DATA FOR THIS TASK START
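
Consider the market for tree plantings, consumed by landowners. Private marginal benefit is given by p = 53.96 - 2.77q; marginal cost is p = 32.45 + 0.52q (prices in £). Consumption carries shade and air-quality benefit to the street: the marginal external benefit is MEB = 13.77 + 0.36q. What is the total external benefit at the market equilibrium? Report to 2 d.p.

Market equilibrium (private): 32.45 + 0.52q = 53.96 - 2.77q → q_m = 6.5380.
Total external benefit = ∫₀^{q_m} (13.77 + 0.36q) dq = 13.77×6.5380 + ½×0.36×6.5380² = 97.7224.

£97.72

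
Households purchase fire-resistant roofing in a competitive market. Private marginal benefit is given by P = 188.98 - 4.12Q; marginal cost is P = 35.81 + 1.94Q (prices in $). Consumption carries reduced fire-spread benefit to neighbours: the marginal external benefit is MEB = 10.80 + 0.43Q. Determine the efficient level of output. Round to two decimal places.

Social marginal benefit = demand + MEB = 199.78 - 3.69Q.
Set SMB = MC: 199.78 - 3.69Q = 35.81 + 1.94Q → Q* = 29.1243.

Q* = 29.12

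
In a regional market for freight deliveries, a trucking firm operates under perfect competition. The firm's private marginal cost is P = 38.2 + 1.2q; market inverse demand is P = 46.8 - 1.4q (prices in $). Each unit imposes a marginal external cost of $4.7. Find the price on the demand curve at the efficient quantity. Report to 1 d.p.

P = $44.7

Social marginal cost = private MC + MEC = 42.9 + 1.2q.
Set SMC = demand: 42.9 + 1.2q = 46.8 - 1.4q → q* = 1.5000.
Consumer price on the demand curve at q*: 46.8 − 1.4×1.5000 = 44.7000.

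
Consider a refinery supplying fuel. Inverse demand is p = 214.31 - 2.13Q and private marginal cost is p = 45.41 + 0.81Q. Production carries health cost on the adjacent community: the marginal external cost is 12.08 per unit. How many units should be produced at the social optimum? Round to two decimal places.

Q* = 53.34

Social marginal cost = private MC + MEC = 57.49 + 0.81Q.
Set SMC = demand: 57.49 + 0.81Q = 214.31 - 2.13Q → Q* = 53.3401.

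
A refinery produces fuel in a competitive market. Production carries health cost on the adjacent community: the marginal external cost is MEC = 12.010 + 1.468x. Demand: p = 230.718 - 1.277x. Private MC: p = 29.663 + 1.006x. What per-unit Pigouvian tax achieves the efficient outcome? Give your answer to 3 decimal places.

tax = 85.995 per unit

Social marginal cost = private MC + MEC = 41.673 + 2.474x.
Set SMC = demand: 41.673 + 2.474x = 230.718 - 1.277x → x* = 50.3986.
The Pigouvian tax equals MEC at x*: 12.010 + 1.468×50.3986 = 85.9951.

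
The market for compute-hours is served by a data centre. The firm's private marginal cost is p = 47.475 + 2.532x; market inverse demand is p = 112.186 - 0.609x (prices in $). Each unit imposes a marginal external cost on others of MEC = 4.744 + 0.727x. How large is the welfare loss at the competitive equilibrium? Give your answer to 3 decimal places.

Market equilibrium (private): 47.475 + 2.532x = 112.186 - 0.609x → x_m = 20.6020.
Social marginal cost = private MC + MEC = 52.219 + 3.259x.
Set SMC = demand: 52.219 + 3.259x = 112.186 - 0.609x → x* = 15.5034.
Between x* and x_m the wedge SMC − demand runs linearly from 0 to MEC(x_m), so the loss is a triangle.
DWL = ½ × 5.0986 × 19.7217 = 50.2765.

DWL = $50.277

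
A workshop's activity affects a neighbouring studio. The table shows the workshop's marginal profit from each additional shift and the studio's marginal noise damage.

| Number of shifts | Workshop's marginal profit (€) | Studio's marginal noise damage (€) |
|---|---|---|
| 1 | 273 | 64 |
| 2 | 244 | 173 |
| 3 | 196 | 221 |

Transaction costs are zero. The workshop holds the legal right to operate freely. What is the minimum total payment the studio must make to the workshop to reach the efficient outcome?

Left alone the workshop would choose level 3 (marginal profit stays positive).
Efficient level: k* = 2 (marginal profit ≥ marginal noise damage through 2).
The studio must at least cover the workshop's forgone profit from cutting 3→2: 196 = 196.

€196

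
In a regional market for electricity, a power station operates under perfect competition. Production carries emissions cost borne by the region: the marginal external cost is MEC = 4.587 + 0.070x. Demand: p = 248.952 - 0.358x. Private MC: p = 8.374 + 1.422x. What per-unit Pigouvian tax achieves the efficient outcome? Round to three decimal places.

tax = 13.516 per unit

Social marginal cost = private MC + MEC = 12.961 + 1.492x.
Set SMC = demand: 12.961 + 1.492x = 248.952 - 0.358x → x* = 127.5627.
The Pigouvian tax equals MEC at x*: 4.587 + 0.070×127.5627 = 13.5164.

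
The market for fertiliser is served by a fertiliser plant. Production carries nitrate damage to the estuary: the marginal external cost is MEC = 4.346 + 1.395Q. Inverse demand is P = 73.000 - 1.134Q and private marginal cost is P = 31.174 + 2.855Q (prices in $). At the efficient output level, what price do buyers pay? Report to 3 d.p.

Social marginal cost = private MC + MEC = 35.520 + 4.250Q.
Set SMC = demand: 35.520 + 4.250Q = 73.000 - 1.134Q → Q* = 6.9614.
Consumer price on the demand curve at Q*: 73.000 − 1.134×6.9614 = 65.1058.

P = $65.106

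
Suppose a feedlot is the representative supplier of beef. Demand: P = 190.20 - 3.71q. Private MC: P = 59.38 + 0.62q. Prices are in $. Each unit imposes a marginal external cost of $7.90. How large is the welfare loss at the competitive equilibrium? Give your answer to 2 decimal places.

DWL = $7.21

Market equilibrium (private): 59.38 + 0.62q = 190.20 - 3.71q → q_m = 30.2125.
Social marginal cost = private MC + MEC = 67.28 + 0.62q.
Set SMC = demand: 67.28 + 0.62q = 190.20 - 3.71q → q* = 28.3880.
Height of the DWL triangle at q_m is SMC(q_m) − demand(q_m) = MEC(q_m) = 7.9000.
DWL = ½ × 1.8245 × 7.9000 = 7.2068.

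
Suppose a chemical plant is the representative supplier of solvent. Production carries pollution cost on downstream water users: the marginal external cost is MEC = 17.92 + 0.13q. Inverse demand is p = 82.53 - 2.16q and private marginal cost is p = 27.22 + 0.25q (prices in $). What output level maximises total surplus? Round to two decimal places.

Social marginal cost = private MC + MEC = 45.14 + 0.38q.
Set SMC = demand: 45.14 + 0.38q = 82.53 - 2.16q → q* = 14.7205.

q* = 14.72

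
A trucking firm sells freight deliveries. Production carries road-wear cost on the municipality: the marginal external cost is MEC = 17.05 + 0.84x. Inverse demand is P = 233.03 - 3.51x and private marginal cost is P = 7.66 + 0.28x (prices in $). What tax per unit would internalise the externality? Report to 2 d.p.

Social marginal cost = private MC + MEC = 24.71 + 1.12x.
Set SMC = demand: 24.71 + 1.12x = 233.03 - 3.51x → x* = 44.9935.
The Pigouvian tax equals MEC at x*: 17.05 + 0.84×44.9935 = 54.8445.

tax = $54.84 per unit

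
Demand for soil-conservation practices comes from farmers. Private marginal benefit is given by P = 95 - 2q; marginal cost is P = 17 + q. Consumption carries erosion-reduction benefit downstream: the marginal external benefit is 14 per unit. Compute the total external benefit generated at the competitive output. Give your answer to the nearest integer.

364

Market equilibrium (private): 17 + q = 95 - 2q → q_m = 26.0000.
Total external benefit = MEB × q_m = 14 × 26.0000 = 364.0000.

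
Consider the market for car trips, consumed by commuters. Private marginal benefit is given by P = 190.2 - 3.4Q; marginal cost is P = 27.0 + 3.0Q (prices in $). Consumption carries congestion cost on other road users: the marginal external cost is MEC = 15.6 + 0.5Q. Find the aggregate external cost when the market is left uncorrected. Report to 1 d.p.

$560.4

Market equilibrium (private): 27.0 + 3.0Q = 190.2 - 3.4Q → Q_m = 25.5000.
Total external cost = ∫₀^{Q_m} (15.6 + 0.5Q) dQ = 15.6×25.5000 + ½×0.5×25.5000² = 560.3625.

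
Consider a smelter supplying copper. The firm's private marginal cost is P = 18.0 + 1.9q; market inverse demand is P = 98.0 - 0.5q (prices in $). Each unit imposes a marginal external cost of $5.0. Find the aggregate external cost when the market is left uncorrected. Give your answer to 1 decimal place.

$166.7

Market equilibrium (private): 18.0 + 1.9q = 98.0 - 0.5q → q_m = 33.3333.
Total external cost = MEC × q_m = 5.0 × 33.3333 = 166.6665.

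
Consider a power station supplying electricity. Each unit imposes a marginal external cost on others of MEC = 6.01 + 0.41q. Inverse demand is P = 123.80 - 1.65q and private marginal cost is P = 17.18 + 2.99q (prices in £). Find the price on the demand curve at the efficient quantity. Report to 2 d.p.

P = £90.93

Social marginal cost = private MC + MEC = 23.19 + 3.40q.
Set SMC = demand: 23.19 + 3.40q = 123.80 - 1.65q → q* = 19.9228.
Consumer price on the demand curve at q*: 123.80 − 1.65×19.9228 = 90.9274.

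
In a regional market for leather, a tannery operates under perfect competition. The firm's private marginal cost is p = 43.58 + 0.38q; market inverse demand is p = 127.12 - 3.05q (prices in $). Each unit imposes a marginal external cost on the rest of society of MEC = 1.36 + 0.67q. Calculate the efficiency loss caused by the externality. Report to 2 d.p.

DWL = $38.11

Market equilibrium (private): 43.58 + 0.38q = 127.12 - 3.05q → q_m = 24.3557.
Social marginal cost = private MC + MEC = 44.94 + 1.05q.
Set SMC = demand: 44.94 + 1.05q = 127.12 - 3.05q → q* = 20.0439.
The welfare-loss triangle has base |q_m − q*| and height MEC(q_m) (the vertical gap between SMC and demand is zero at q* and MEC at q_m).
DWL = ½ × 4.3118 × 17.6783 = 38.1126.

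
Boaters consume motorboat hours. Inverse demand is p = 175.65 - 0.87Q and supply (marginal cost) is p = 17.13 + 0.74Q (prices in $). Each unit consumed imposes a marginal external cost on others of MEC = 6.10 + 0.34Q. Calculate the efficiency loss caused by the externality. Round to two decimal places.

Market equilibrium (private): 17.13 + 0.74Q = 175.65 - 0.87Q → Q_m = 98.4596.
Social marginal benefit = demand − MEC = 169.55 - 1.21Q.
Set SMB = MC: 169.55 - 1.21Q = 17.13 + 0.74Q → Q* = 78.1641.
The loss is the area between SMB and MC from Q* to Q_m; with linear curves that's a triangle of height MEC(Q_m).
DWL = ½ × 20.2955 × 39.5763 = 401.6104.

DWL = $401.61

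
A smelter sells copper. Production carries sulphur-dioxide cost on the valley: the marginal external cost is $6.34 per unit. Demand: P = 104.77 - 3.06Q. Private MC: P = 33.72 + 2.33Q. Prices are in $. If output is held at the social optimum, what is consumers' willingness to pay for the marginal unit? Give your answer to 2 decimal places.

Social marginal cost = private MC + MEC = 40.06 + 2.33Q.
Set SMC = demand: 40.06 + 2.33Q = 104.77 - 3.06Q → Q* = 12.0056.
Consumer price on the demand curve at Q*: 104.77 − 3.06×12.0056 = 68.0329.

P = $68.03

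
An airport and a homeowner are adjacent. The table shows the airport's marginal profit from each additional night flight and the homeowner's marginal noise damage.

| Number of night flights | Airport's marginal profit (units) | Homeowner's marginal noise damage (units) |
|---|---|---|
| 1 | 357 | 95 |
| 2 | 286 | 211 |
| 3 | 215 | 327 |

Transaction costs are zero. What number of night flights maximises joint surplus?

Bargaining reaches the level where marginal profit last exceeds marginal noise damage.
That holds through level 2 (286 ≥ 211) but not at 3 (215 < 327).

2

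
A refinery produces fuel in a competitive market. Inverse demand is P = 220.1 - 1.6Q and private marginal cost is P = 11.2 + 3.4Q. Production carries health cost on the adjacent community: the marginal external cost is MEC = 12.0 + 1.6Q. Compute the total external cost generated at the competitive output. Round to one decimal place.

Market equilibrium (private): 11.2 + 3.4Q = 220.1 - 1.6Q → Q_m = 41.7800.
Total external cost = ∫₀^{Q_m} (12.0 + 1.6Q) dQ = 12.0×41.7800 + ½×1.6×41.7800² = 1897.8147.

1897.8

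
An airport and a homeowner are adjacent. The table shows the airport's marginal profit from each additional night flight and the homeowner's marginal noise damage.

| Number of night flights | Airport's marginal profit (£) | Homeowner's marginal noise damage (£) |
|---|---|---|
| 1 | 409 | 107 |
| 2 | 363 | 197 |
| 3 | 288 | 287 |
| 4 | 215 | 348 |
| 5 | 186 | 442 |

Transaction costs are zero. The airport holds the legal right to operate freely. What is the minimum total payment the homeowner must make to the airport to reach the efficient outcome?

£401

Left alone the airport would choose level 5 (marginal profit stays positive).
Efficient level: k* = 3 (marginal profit ≥ marginal noise damage through 3).
The homeowner must at least cover the airport's forgone profit from cutting 5→3: 215 + 186 = 401.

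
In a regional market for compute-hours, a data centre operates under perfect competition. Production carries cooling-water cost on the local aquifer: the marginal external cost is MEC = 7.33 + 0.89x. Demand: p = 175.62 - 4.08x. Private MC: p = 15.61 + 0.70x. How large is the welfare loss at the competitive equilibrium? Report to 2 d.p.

DWL = 121.52

Market equilibrium (private): 15.61 + 0.70x = 175.62 - 4.08x → x_m = 33.4749.
Social marginal cost = private MC + MEC = 22.94 + 1.59x.
Set SMC = demand: 22.94 + 1.59x = 175.62 - 4.08x → x* = 26.9277.
Between x* and x_m the wedge SMC − demand runs linearly from 0 to MEC(x_m), so the loss is a triangle.
DWL = ½ × 6.5472 × 37.1227 = 121.5249.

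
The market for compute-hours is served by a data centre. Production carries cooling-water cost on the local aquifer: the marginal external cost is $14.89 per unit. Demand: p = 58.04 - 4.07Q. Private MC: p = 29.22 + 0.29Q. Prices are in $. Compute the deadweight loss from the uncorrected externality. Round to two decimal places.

Market equilibrium (private): 29.22 + 0.29Q = 58.04 - 4.07Q → Q_m = 6.6101.
Social marginal cost = private MC + MEC = 44.11 + 0.29Q.
Set SMC = demand: 44.11 + 0.29Q = 58.04 - 4.07Q → Q* = 3.1950.
Height of the DWL triangle at Q_m is SMC(Q_m) − demand(Q_m) = MEC(Q_m) = 14.8900.
DWL = ½ × 3.4151 × 14.8900 = 25.4254.

DWL = $25.43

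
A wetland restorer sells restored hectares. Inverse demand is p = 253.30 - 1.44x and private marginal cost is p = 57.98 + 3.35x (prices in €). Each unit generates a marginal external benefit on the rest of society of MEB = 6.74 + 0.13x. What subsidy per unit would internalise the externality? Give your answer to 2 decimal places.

Social marginal cost = private MC − MEB = 51.24 + 3.22x.
Set SMC = demand: 51.24 + 3.22x = 253.30 - 1.44x → x* = 43.3605.
The Pigouvian subsidy equals MEB at x*: 6.74 + 0.13×43.3605 = 12.3769.

subsidy = €12.38 per unit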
DATA FOR THIS TASK END
### WHAT YOU ARE ASKED TO DO
Each line from the one that contains "In a regional market for compute-hours, a" through the end of the material above should be returned exactly, and nothing else.

### WRITTEN ANSWER
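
In a regional market for compute-hours, a data centre operates under perfect competition. Production carries cooling-water cost on the local aquifer: the marginal external cost is MEC = 7.33 + 0.89x. Demand: p = 175.62 - 4.08x. Private MC: p = 15.61 + 0.70x. How large is the welfare loss at the competitive equilibrium? Report to 2 d.p.

DWL = 121.52

Market equilibrium (private): 15.61 + 0.70x = 175.62 - 4.08x → x_m = 33.4749.
Social marginal cost = private MC + MEC = 22.94 + 1.59x.
Set SMC = demand: 22.94 + 1.59x = 175.62 - 4.08x → x* = 26.9277.
Between x* and x_m the wedge SMC − demand runs linearly from 0 to MEC(x_m), so the loss is a triangle.
DWL = ½ × 6.5472 × 37.1227 = 121.5249.

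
The market for compute-hours is served by a data centre. Production carries cooling-water cost on the local aquifer: the marginal external cost is $14.89 per unit. Demand: p = 58.04 - 4.07Q. Private MC: p = 29.22 + 0.29Q. Prices are in $. Compute the deadweight loss from the uncorrected externality. Round to two decimal places.

Market equilibrium (private): 29.22 + 0.29Q = 58.04 - 4.07Q → Q_m = 6.6101.
Social marginal cost = private MC + MEC = 44.11 + 0.29Q.
Set SMC = demand: 44.11 + 0.29Q = 58.04 - 4.07Q → Q* = 3.1950.
Height of the DWL triangle at Q_m is SMC(Q_m) − demand(Q_m) = MEC(Q_m) = 14.8900.
DWL = ½ × 3.4151 × 14.8900 = 25.4254.

DWL = $25.43

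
A wetland restorer sells restored hectares. Inverse demand is p = 253.30 - 1.44x and private marginal cost is p = 57.98 + 3.35x (prices in €). Each unit generates a marginal external benefit on the rest of society of MEB = 6.74 + 0.13x. What subsidy per unit would internalise the externality? Give your answer to 2 decimal places.

Social marginal cost = private MC − MEB = 51.24 + 3.22x.
Set SMC = demand: 51.24 + 3.22x = 253.30 - 1.44x → x* = 43.3605.
The Pigouvian subsidy equals MEB at x*: 6.74 + 0.13×43.3605 = 12.3769.

subsidy = €12.38 per unit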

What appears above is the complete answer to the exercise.